## YOUR GOAL:
In the listing that follows, the range to quote begins at the line that has "Cournot duopoly with" and ends after the line that has "Stage game payoffs: Cooperate-Cooperate"; quote it verbatim and add nothing.

## DATASET EXTRACT:
__________________________________________________
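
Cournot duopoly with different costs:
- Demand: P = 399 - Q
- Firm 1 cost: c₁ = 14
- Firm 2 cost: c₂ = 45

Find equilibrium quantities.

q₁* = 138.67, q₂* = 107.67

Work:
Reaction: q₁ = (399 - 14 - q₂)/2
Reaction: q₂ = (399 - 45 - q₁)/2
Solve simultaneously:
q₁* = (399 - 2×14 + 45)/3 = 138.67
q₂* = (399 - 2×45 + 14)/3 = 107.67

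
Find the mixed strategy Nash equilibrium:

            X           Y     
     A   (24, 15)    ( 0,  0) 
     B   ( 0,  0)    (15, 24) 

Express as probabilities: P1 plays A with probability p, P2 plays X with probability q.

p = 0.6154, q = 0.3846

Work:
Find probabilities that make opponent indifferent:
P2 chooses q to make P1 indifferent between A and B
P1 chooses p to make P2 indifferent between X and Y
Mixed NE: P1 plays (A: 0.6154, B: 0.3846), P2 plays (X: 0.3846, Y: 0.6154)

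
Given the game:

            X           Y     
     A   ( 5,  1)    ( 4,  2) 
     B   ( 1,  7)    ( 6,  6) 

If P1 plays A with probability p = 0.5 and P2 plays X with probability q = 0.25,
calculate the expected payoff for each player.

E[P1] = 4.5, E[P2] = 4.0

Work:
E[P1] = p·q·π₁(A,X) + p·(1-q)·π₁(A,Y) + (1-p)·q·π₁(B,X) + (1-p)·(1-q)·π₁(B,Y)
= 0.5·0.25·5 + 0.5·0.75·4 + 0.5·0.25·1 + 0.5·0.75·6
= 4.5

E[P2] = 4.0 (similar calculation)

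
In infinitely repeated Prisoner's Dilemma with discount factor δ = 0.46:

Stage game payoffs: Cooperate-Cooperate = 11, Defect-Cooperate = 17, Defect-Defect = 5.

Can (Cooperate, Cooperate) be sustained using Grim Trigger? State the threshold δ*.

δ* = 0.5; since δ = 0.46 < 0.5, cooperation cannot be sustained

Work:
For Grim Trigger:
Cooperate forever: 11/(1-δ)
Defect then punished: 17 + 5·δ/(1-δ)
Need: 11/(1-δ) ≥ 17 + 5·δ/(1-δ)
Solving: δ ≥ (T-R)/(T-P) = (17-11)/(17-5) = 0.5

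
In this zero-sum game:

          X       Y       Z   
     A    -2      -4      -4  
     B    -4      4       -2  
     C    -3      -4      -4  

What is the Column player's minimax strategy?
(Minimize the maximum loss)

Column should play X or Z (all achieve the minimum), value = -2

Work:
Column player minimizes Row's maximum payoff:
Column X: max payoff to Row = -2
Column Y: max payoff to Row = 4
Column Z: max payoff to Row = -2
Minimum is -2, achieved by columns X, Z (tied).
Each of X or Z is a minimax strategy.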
__________________________________________________
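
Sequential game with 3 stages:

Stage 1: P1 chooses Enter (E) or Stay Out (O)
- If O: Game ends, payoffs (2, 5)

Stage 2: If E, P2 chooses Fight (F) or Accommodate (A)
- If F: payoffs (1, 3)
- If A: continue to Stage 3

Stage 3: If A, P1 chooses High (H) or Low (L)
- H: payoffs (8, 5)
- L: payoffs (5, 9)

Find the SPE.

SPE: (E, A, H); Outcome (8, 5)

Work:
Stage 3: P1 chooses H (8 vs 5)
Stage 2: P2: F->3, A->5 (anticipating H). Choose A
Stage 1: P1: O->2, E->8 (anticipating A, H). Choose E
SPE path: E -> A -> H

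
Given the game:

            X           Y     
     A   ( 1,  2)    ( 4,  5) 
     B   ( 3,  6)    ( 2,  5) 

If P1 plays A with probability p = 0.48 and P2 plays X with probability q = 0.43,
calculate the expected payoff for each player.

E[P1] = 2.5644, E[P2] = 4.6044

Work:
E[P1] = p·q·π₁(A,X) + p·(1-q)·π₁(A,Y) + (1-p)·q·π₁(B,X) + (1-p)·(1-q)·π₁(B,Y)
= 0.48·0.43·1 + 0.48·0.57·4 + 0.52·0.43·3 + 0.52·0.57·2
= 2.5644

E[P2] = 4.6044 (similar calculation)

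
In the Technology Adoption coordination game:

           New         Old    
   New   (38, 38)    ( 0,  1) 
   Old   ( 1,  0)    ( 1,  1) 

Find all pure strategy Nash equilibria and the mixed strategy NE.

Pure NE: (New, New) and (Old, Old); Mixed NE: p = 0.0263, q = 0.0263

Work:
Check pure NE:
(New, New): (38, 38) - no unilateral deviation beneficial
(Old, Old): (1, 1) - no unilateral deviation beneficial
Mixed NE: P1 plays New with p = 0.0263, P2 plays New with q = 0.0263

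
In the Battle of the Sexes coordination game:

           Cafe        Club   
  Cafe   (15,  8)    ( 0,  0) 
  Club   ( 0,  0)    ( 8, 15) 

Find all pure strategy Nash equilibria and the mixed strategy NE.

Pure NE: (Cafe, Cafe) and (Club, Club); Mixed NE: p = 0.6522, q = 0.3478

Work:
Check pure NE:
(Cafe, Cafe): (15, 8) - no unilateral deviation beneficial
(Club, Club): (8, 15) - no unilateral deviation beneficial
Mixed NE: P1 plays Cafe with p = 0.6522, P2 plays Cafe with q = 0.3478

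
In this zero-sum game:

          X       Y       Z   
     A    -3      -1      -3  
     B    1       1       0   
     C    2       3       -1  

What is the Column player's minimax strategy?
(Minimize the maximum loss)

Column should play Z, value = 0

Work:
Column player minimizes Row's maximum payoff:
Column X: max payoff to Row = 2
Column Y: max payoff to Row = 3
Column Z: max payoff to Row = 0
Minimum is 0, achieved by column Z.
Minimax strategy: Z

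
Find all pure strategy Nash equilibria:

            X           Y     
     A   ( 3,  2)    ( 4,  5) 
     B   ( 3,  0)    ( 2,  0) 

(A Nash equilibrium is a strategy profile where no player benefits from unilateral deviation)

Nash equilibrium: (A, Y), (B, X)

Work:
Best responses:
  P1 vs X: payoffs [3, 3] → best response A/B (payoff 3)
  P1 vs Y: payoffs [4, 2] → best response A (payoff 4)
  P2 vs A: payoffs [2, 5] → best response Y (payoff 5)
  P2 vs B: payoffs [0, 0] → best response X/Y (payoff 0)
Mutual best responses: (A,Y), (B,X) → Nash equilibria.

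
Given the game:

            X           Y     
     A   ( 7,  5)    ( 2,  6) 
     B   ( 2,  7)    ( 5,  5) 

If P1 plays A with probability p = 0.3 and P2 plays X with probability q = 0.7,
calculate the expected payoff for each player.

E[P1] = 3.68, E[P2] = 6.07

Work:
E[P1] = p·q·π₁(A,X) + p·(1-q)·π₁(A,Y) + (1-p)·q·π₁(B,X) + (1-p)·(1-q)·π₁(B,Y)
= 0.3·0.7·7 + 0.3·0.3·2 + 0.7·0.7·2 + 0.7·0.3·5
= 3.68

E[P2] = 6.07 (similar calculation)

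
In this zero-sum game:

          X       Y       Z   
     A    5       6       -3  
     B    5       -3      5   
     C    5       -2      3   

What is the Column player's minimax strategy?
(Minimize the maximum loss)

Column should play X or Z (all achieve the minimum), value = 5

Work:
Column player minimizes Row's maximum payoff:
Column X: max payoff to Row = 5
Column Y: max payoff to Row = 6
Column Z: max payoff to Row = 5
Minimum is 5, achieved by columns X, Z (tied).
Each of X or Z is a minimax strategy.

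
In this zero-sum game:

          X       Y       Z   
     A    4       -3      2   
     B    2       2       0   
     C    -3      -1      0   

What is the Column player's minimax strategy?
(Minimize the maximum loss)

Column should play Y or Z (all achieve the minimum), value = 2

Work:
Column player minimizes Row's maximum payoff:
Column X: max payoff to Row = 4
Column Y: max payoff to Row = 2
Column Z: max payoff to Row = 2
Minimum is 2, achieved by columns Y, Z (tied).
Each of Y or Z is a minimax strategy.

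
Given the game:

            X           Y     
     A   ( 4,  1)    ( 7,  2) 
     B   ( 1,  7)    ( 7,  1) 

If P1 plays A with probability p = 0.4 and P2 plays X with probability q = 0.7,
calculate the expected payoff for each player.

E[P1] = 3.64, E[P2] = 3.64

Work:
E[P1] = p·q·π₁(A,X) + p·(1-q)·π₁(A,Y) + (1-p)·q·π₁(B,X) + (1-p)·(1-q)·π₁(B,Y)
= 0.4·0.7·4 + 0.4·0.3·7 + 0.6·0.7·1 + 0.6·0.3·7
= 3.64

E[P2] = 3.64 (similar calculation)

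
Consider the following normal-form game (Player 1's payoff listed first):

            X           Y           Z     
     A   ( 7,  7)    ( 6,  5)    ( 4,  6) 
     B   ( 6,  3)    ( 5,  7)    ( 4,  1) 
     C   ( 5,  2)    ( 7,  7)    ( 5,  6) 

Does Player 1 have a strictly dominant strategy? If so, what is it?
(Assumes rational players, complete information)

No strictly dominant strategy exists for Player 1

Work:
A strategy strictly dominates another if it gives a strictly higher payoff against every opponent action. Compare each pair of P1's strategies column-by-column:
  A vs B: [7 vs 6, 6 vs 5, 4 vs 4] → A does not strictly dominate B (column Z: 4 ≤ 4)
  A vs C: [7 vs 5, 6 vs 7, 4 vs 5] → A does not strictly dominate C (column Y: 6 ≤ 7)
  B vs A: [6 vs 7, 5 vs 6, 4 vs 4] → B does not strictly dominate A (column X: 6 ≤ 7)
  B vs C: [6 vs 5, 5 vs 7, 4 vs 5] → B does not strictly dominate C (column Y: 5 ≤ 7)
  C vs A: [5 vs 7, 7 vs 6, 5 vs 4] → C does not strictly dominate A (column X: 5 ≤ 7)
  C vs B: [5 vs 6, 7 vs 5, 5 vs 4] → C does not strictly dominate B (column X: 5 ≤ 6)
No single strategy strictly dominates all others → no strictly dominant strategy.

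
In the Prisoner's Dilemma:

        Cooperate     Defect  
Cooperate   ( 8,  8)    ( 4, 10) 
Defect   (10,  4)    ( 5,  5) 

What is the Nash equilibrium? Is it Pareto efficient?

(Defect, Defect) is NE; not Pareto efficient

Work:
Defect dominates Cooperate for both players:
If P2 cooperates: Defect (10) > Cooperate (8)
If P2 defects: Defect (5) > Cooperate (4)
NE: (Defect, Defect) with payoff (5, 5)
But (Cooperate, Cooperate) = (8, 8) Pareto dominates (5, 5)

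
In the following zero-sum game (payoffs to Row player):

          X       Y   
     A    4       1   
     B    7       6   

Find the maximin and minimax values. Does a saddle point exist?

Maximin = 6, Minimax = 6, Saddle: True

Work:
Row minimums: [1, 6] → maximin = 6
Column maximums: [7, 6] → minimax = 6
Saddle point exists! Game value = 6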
__________________________________________________
## TASK ANSWER:
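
Cournot duopoly with different costs:
- Demand: P = 399 - Q
- Firm 1 cost: c₁ = 14
- Firm 2 cost: c₂ = 45

Find equilibrium quantities.

q₁* = 138.67, q₂* = 107.67

Work:
Reaction: q₁ = (399 - 14 - q₂)/2
Reaction: q₂ = (399 - 45 - q₁)/2
Solve simultaneously:
q₁* = (399 - 2×14 + 45)/3 = 138.67
q₂* = (399 - 2×45 + 14)/3 = 107.67

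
Find the mixed strategy Nash equilibrium:

            X           Y     
     A   (24, 15)    ( 0,  0) 
     B   ( 0,  0)    (15, 24) 

Express as probabilities: P1 plays A with probability p, P2 plays X with probability q.

p = 0.6154, q = 0.3846

Work:
Find probabilities that make opponent indifferent:
P2 chooses q to make P1 indifferent between A and B
P1 chooses p to make P2 indifferent between X and Y
Mixed NE: P1 plays (A: 0.6154, B: 0.3846), P2 plays (X: 0.3846, Y: 0.6154)

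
Given the game:

            X           Y     
     A   ( 5,  1)    ( 4,  2) 
     B   ( 1,  7)    ( 6,  6) 

If P1 plays A with probability p = 0.5 and P2 plays X with probability q = 0.25,
calculate the expected payoff for each player.

E[P1] = 4.5, E[P2] = 4.0

Work:
E[P1] = p·q·π₁(A,X) + p·(1-q)·π₁(A,Y) + (1-p)·q·π₁(B,X) + (1-p)·(1-q)·π₁(B,Y)
= 0.5·0.25·5 + 0.5·0.75·4 + 0.5·0.25·1 + 0.5·0.75·6
= 4.5

E[P2] = 4.0 (similar calculation)

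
In infinitely repeated Prisoner's Dilemma with discount factor δ = 0.46:

Stage game payoffs: Cooperate-Cooperate = 11, Defect-Cooperate = 17, Defect-Defect = 5.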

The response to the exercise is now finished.